[[ Records for this exercise, beginning ]]

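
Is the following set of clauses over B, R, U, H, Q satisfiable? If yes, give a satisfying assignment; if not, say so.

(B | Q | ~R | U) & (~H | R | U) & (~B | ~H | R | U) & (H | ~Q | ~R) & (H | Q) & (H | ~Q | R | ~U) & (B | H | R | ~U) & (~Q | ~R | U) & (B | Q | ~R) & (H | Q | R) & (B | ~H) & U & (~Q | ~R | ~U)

Unit clause (U) forces U = True.
Try B = False:
  (B | ~H) forces H = False.
  (H | Q) forces Q = True.
  (H | ~Q | ~R) forces R = False.
  clause (H | ~Q | R | ~U) is falsified — backtrack.
So B = True.
Set R = False.
Set H = True.
Set Q = True.
All clauses satisfied.

B = True, R = False, U = True, H = True, Q = True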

[[ Records for this exercise, end ]]

▸ Aim of the exercise: Once you have read the records, output each one exactly as written.

▸ Output below:
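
Is the following set of clauses over B, R, U, H, Q satisfiable? If yes, give a satisfying assignment; if not, say so.

(B | Q | ~R | U) & (~H | R | U) & (~B | ~H | R | U) & (H | ~Q | ~R) & (H | Q) & (H | ~Q | R | ~U) & (B | H | R | ~U) & (~Q | ~R | U) & (B | Q | ~R) & (H | Q | R) & (B | ~H) & U & (~Q | ~R | ~U)

Unit clause (U) forces U = True.
Try B = False:
  (B | ~H) forces H = False.
  (H | Q) forces Q = True.
  (H | ~Q | ~R) forces R = False.
  clause (H | ~Q | R | ~U) is falsified — backtrack.
So B = True.
Set R = False.
Set H = True.
Set Q = True.
All clauses satisfied.

B = True, R = False, U = True, H = True, Q = True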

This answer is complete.